- _PROBLEM_
Each line of the listing needs to be given again exactly.

════

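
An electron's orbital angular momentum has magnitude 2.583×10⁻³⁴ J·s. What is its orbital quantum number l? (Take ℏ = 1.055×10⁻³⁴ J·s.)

In units of ℏ, |L| ≈ 2.448.
Set l(l+1) = 5.99; the integer solution is l = 2.

l = 2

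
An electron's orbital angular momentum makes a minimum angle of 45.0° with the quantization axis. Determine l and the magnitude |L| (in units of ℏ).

l = 1, |L| = √2 ℏ ≈ 1.414ℏ

cos θ_min = l/√(l(l+1)) = √(l/(l+1)), so l/(l+1) = cos²(45.0°) = 0.5000.
Solving: l = 1.
Then |L| = ℏ√(1·2) = √2 ℏ.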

════

- _TASK ANSWER_
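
An electron's orbital angular momentum has magnitude 2.583×10⁻³⁴ J·s. What is its orbital quantum number l? (Take ℏ = 1.055×10⁻³⁴ J·s.)

In units of ℏ, |L| ≈ 2.448.
Set l(l+1) = 5.99; the integer solution is l = 2.

l = 2

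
An electron's orbital angular momentum makes a minimum angle of 45.0° with the quantization axis. Determine l and the magnitude |L| (in units of ℏ).

l = 1, |L| = √2 ℏ ≈ 1.414ℏ

cos θ_min = l/√(l(l+1)) = √(l/(l+1)), so l/(l+1) = cos²(45.0°) = 0.5000.
Solving: l = 1.
Then |L| = ℏ√(1·2) = √2 ℏ.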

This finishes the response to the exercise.